* [Exercise prompt] Give back all of the data, word for word.
Extracted entries: Begin
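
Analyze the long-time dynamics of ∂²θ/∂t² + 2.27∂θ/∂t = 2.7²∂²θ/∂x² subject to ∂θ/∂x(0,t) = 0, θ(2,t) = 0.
Long-time behavior: θ → 0. Damping (γ=2.27) dissipates energy; oscillations decay exponentially.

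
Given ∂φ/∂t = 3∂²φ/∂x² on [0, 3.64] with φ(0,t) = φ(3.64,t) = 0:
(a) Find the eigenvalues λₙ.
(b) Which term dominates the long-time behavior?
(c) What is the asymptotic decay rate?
Eigenvalues: λₙ = 3n²π²/3.64².
First three modes:
  n=1: λ₁ = 3π²/3.64² ≈ 2.235
  n=2: λ₂ = 12π²/3.64² ≈ 8.939 (4× faster decay)
  n=3: λ₃ = 27π²/3.64² ≈ 20.112 (9× faster decay)
As t → ∞, higher modes decay exponentially faster. The n=1 mode dominates: φ ~ c₁ sin(πx/3.64) e^{-λ₁t}.
Decay rate: λ₁ = 3π²/3.64² ≈ 2.235.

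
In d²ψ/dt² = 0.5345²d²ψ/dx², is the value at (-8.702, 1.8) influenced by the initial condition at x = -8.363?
Yes. The domain of dependence is [-9.6641, -7.7399], and -8.363 ∈ [-9.6641, -7.7399].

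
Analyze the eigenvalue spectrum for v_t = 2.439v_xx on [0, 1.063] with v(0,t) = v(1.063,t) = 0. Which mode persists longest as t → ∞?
Eigenvalues: λₙ = 2.439n²π²/1.063².
First three modes:
  n=1: λ₁ = 2.439π²/1.063² ≈ 21.303
  n=2: λ₂ = 9.756π²/1.063² ≈ 85.213 (4× faster decay)
  n=3: λ₃ = 21.951π²/1.063² ≈ 191.729 (9× faster decay)
As t → ∞, higher modes decay exponentially faster. The n=1 mode dominates: v ~ c₁ sin(πx/1.063) e^{-λ₁t}.
Decay rate: λ₁ = 2.439π²/1.063² ≈ 21.303.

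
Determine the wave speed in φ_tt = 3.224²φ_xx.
Speed = 3.224. Information travels along characteristics x = x₀ ± 3.224t.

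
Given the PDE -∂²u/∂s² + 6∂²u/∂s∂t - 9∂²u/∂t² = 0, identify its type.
The second-order coefficients are A = -1, B = 6, C = -9. Since B² - 4AC = 0 = 0, this is a parabolic PDE.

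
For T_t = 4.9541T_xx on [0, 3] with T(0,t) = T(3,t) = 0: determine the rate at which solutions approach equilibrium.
Eigenvalues: λₙ = 4.9541n²π²/3².
First three modes:
  n=1: λ₁ = 4.9541π²/3² ≈ 5.433
  n=2: λ₂ = 19.8164π²/3² ≈ 21.731 (4× faster decay)
  n=3: λ₃ = 44.5869π²/3² ≈ 48.895 (9× faster decay)
As t → ∞, higher modes decay exponentially faster. The n=1 mode dominates: T ~ c₁ sin(πx/3) e^{-λ₁t}.
Decay rate: λ₁ = 4.9541π²/3² ≈ 5.433.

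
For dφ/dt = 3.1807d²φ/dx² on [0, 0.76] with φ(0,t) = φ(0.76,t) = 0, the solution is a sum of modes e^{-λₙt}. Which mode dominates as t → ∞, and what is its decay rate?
Eigenvalues: λₙ = 3.1807n²π²/0.76².
First three modes:
  n=1: λ₁ = 3.1807π²/0.76² ≈ 54.349
  n=2: λ₂ = 12.7228π²/0.76² ≈ 217.398 (4× faster decay)
  n=3: λ₃ = 28.6263π²/0.76² ≈ 489.145 (9× faster decay)
As t → ∞, higher modes decay exponentially faster. The n=1 mode dominates: φ ~ c₁ sin(πx/0.76) e^{-λ₁t}.
Decay rate: λ₁ = 3.1807π²/0.76² ≈ 54.349.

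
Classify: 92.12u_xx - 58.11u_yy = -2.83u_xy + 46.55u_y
Rewriting in standard form: 92.12u_xx + 2.83u_xy - 58.11u_yy - 46.55u_y = 0. Hyperbolic (discriminant = 21420.3817).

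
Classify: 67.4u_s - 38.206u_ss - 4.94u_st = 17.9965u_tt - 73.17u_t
Rewriting in standard form: -38.206u_ss - 4.94u_st - 17.9965u_tt + 67.4u_s + 73.17u_t = 0. Elliptic (discriminant = -2725.893516).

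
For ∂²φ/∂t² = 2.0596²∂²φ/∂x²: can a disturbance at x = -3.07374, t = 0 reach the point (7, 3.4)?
No. The domain of dependence is [-0.00264, 14.00264], and -3.07374 is outside this interval.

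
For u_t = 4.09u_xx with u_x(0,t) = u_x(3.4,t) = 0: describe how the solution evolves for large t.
u → constant (steady state). Heat is conserved (no flux at boundaries); solution approaches the spatial average.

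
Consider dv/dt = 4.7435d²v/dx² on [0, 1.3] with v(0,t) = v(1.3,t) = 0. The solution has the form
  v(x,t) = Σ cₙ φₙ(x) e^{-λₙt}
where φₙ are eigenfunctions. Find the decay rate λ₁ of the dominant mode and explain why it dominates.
Eigenvalues: λₙ = 4.7435n²π²/1.3².
First three modes:
  n=1: λ₁ = 4.7435π²/1.3² ≈ 27.702
  n=2: λ₂ = 18.974π²/1.3² ≈ 110.808 (4× faster decay)
  n=3: λ₃ = 42.6915π²/1.3² ≈ 249.318 (9× faster decay)
As t → ∞, higher modes decay exponentially faster. The n=1 mode dominates: v ~ c₁ sin(πx/1.3) e^{-λ₁t}.
Decay rate: λ₁ = 4.7435π²/1.3² ≈ 27.702.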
Extracted entries: End
* [Result for this exercise]
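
Analyze the long-time dynamics of ∂²θ/∂t² + 2.27∂θ/∂t = 2.7²∂²θ/∂x² subject to ∂θ/∂x(0,t) = 0, θ(2,t) = 0.
Long-time behavior: θ → 0. Damping (γ=2.27) dissipates energy; oscillations decay exponentially.

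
Given ∂φ/∂t = 3∂²φ/∂x² on [0, 3.64] with φ(0,t) = φ(3.64,t) = 0:
(a) Find the eigenvalues λₙ.
(b) Which term dominates the long-time behavior?
(c) What is the asymptotic decay rate?
Eigenvalues: λₙ = 3n²π²/3.64².
First three modes:
  n=1: λ₁ = 3π²/3.64² ≈ 2.235
  n=2: λ₂ = 12π²/3.64² ≈ 8.939 (4× faster decay)
  n=3: λ₃ = 27π²/3.64² ≈ 20.112 (9× faster decay)
As t → ∞, higher modes decay exponentially faster. The n=1 mode dominates: φ ~ c₁ sin(πx/3.64) e^{-λ₁t}.
Decay rate: λ₁ = 3π²/3.64² ≈ 2.235.

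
In d²ψ/dt² = 0.5345²d²ψ/dx², is the value at (-8.702, 1.8) influenced by the initial condition at x = -8.363?
Yes. The domain of dependence is [-9.6641, -7.7399], and -8.363 ∈ [-9.6641, -7.7399].

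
Analyze the eigenvalue spectrum for v_t = 2.439v_xx on [0, 1.063] with v(0,t) = v(1.063,t) = 0. Which mode persists longest as t → ∞?
Eigenvalues: λₙ = 2.439n²π²/1.063².
First three modes:
  n=1: λ₁ = 2.439π²/1.063² ≈ 21.303
  n=2: λ₂ = 9.756π²/1.063² ≈ 85.213 (4× faster decay)
  n=3: λ₃ = 21.951π²/1.063² ≈ 191.729 (9× faster decay)
As t → ∞, higher modes decay exponentially faster. The n=1 mode dominates: v ~ c₁ sin(πx/1.063) e^{-λ₁t}.
Decay rate: λ₁ = 2.439π²/1.063² ≈ 21.303.

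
Determine the wave speed in φ_tt = 3.224²φ_xx.
Speed = 3.224. Information travels along characteristics x = x₀ ± 3.224t.

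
Given the PDE -∂²u/∂s² + 6∂²u/∂s∂t - 9∂²u/∂t² = 0, identify its type.
The second-order coefficients are A = -1, B = 6, C = -9. Since B² - 4AC = 0 = 0, this is a parabolic PDE.

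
For T_t = 4.9541T_xx on [0, 3] with T(0,t) = T(3,t) = 0: determine the rate at which solutions approach equilibrium.
Eigenvalues: λₙ = 4.9541n²π²/3².
First three modes:
  n=1: λ₁ = 4.9541π²/3² ≈ 5.433
  n=2: λ₂ = 19.8164π²/3² ≈ 21.731 (4× faster decay)
  n=3: λ₃ = 44.5869π²/3² ≈ 48.895 (9× faster decay)
As t → ∞, higher modes decay exponentially faster. The n=1 mode dominates: T ~ c₁ sin(πx/3) e^{-λ₁t}.
Decay rate: λ₁ = 4.9541π²/3² ≈ 5.433.

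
For dφ/dt = 3.1807d²φ/dx² on [0, 0.76] with φ(0,t) = φ(0.76,t) = 0, the solution is a sum of modes e^{-λₙt}. Which mode dominates as t → ∞, and what is its decay rate?
Eigenvalues: λₙ = 3.1807n²π²/0.76².
First three modes:
  n=1: λ₁ = 3.1807π²/0.76² ≈ 54.349
  n=2: λ₂ = 12.7228π²/0.76² ≈ 217.398 (4× faster decay)
  n=3: λ₃ = 28.6263π²/0.76² ≈ 489.145 (9× faster decay)
As t → ∞, higher modes decay exponentially faster. The n=1 mode dominates: φ ~ c₁ sin(πx/0.76) e^{-λ₁t}.
Decay rate: λ₁ = 3.1807π²/0.76² ≈ 54.349.

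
Classify: 92.12u_xx - 58.11u_yy = -2.83u_xy + 46.55u_y
Rewriting in standard form: 92.12u_xx + 2.83u_xy - 58.11u_yy - 46.55u_y = 0. Hyperbolic (discriminant = 21420.3817).

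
Classify: 67.4u_s - 38.206u_ss - 4.94u_st = 17.9965u_tt - 73.17u_t
Rewriting in standard form: -38.206u_ss - 4.94u_st - 17.9965u_tt + 67.4u_s + 73.17u_t = 0. Elliptic (discriminant = -2725.893516).

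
For ∂²φ/∂t² = 2.0596²∂²φ/∂x²: can a disturbance at x = -3.07374, t = 0 reach the point (7, 3.4)?
No. The domain of dependence is [-0.00264, 14.00264], and -3.07374 is outside this interval.

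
For u_t = 4.09u_xx with u_x(0,t) = u_x(3.4,t) = 0: describe how the solution evolves for large t.
u → constant (steady state). Heat is conserved (no flux at boundaries); solution approaches the spatial average.

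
Consider dv/dt = 4.7435d²v/dx² on [0, 1.3] with v(0,t) = v(1.3,t) = 0. The solution has the form
  v(x,t) = Σ cₙ φₙ(x) e^{-λₙt}
where φₙ are eigenfunctions. Find the decay rate λ₁ of the dominant mode and explain why it dominates.
Eigenvalues: λₙ = 4.7435n²π²/1.3².
First three modes:
  n=1: λ₁ = 4.7435π²/1.3² ≈ 27.702
  n=2: λ₂ = 18.974π²/1.3² ≈ 110.808 (4× faster decay)
  n=3: λ₃ = 42.6915π²/1.3² ≈ 249.318 (9× faster decay)
As t → ∞, higher modes decay exponentially faster. The n=1 mode dominates: v ~ c₁ sin(πx/1.3) e^{-λ₁t}.
Decay rate: λ₁ = 4.7435π²/1.3² ≈ 27.702.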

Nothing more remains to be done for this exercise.